== RECORDS SHOWN ==

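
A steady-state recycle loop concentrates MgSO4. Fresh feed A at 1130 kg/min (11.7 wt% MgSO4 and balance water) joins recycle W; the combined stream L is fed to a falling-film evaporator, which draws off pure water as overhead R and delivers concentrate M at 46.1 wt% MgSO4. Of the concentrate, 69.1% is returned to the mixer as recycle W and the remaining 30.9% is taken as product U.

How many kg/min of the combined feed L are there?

Overall MgSO4 balance (none leaves overhead): MgSO4 in fresh feed = MgSO4 in product, i.e. 1130×0.117 = (1−0.691)·M·0.461.
M = 132.21/(0.461×0.309) = 928.12 kg/min.
Recycle W = 0.691×928.12 = 641.33 kg/min.
Combined feed L = 1130 + 641.33 = 1771.3 kg/min.

1771 kg/min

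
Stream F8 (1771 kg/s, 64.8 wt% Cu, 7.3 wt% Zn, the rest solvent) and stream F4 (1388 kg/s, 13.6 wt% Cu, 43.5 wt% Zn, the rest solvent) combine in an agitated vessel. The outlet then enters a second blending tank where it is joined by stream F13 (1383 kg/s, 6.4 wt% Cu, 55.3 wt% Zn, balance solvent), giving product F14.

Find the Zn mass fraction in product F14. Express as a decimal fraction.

0.330

Overall, product flow = 4542 kg/s.
Zn in = 1771×0.073 + 1388×0.435 + 1383×0.553 = 1497.9 kg/s.
Zn fraction in F14 = 0.330.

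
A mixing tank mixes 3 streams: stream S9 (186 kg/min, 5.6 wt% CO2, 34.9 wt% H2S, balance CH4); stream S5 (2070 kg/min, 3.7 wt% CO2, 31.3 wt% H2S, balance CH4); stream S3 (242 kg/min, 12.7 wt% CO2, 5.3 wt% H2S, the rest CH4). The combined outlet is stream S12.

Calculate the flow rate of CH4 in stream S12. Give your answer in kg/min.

1655 kg/min

CH4 out = CH4 in = 186×0.595 + 2070×0.650 + 242×0.820 = 1654.6 kg/min.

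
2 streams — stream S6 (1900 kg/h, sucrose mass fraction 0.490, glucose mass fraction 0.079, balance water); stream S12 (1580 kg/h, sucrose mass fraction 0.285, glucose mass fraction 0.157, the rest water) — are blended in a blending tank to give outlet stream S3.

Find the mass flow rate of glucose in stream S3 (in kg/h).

398.2 kg/h

glucose out = glucose in = 1900×0.079 + 1580×0.157 = 398.16 kg/h.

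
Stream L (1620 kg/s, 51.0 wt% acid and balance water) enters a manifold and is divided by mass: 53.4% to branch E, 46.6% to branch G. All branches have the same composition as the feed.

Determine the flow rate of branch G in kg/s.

Branch G flow = 0.466×1620 = 754.92 kg/s.

754.9 kg/s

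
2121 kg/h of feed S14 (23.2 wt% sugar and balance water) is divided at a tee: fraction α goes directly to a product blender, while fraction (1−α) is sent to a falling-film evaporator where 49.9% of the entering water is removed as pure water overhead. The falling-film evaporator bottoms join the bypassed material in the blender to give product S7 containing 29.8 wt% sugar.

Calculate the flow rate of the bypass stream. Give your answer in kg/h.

895.2 kg/h

All 2121×0.232 = 492.07 kg/h of sugar reaches S7, so S7 = 492.07/0.298 = 1651.2 kg/h and vapour = 469.75 kg/h.
The evaporator receives (1−α)·2121 of feed at 0.768 water and removes 0.499 of that water:
0.499×0.768×(1−α)×2121 = 469.75
(1−α) = 469.75/812.84 = 0.5779;  α = 0.4221.
Bypass flow = 0.4221×2121 = 895.24 kg/h.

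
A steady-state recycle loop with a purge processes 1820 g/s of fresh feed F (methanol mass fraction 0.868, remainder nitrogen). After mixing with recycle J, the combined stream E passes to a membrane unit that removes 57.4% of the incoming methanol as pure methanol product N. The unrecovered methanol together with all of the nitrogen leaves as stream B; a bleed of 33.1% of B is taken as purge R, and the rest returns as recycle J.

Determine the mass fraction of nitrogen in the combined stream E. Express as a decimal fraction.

0.247

nitrogen enters only via F and leaves only via the purge: 1820×0.132 = 0.331×(nitrogen in B), and the membrane unit passes all nitrogen, so nitrogen in E = nitrogen in B = 725.8 g/s.
methanol in E: m_A = 1820×0.868 + (1−0.331)·(1−0.574)·m_A, so m_A = 1579.8/0.7150 = 2209.4 g/s.
E = 2209.4 + 725.8 = 2935.2 g/s.
nitrogen fraction in E = 725.8/2935.2 = 0.247.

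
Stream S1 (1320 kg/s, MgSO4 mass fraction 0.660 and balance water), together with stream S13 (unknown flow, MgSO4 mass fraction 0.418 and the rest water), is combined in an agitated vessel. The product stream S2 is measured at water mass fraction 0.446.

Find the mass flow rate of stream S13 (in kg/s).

1029 kg/s

Let S13 be the unknown flow. Total out = 1320 + S13.
water balance: 448.8 + 0.582·S13 = 0.446·(1320 + S13)
(0.582 − 0.446)·S13 = 0.446×1320 − 448.8 = 139.92
S13 = 139.92 / 0.136 = 1028.8 kg/s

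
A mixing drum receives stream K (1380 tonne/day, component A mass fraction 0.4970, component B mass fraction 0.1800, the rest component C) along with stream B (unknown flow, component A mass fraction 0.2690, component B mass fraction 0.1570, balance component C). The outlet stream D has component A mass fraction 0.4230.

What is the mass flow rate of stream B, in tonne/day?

Let B be the unknown flow. Total out = 1380 + B.
component A balance: 685.86 + 0.269·B = 0.423·(1380 + B)
(0.269 − 0.423)·B = 0.423×1380 − 685.86 = -102.12
B = -102.12 / -0.154 = 663.12 tonne/day

663.1 tonne/day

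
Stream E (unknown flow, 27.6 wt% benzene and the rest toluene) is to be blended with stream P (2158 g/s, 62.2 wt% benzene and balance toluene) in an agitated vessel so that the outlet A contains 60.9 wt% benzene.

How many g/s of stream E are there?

Let E be the unknown flow. Total out = 2158 + E.
benzene balance: 1342.3 + 0.276·E = 0.609·(2158 + E)
(0.276 − 0.609)·E = 0.609×2158 − 1342.3 = -28.054
E = -28.054 / -0.333 = 84.246 g/s

84.25 g/s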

===

_INSTRUCTIONS TO FOLLOW:_ Nothing but a number should be returned: the count of lines in the listing that contain the string "blended".

_YOUR RESPONSE:_ 2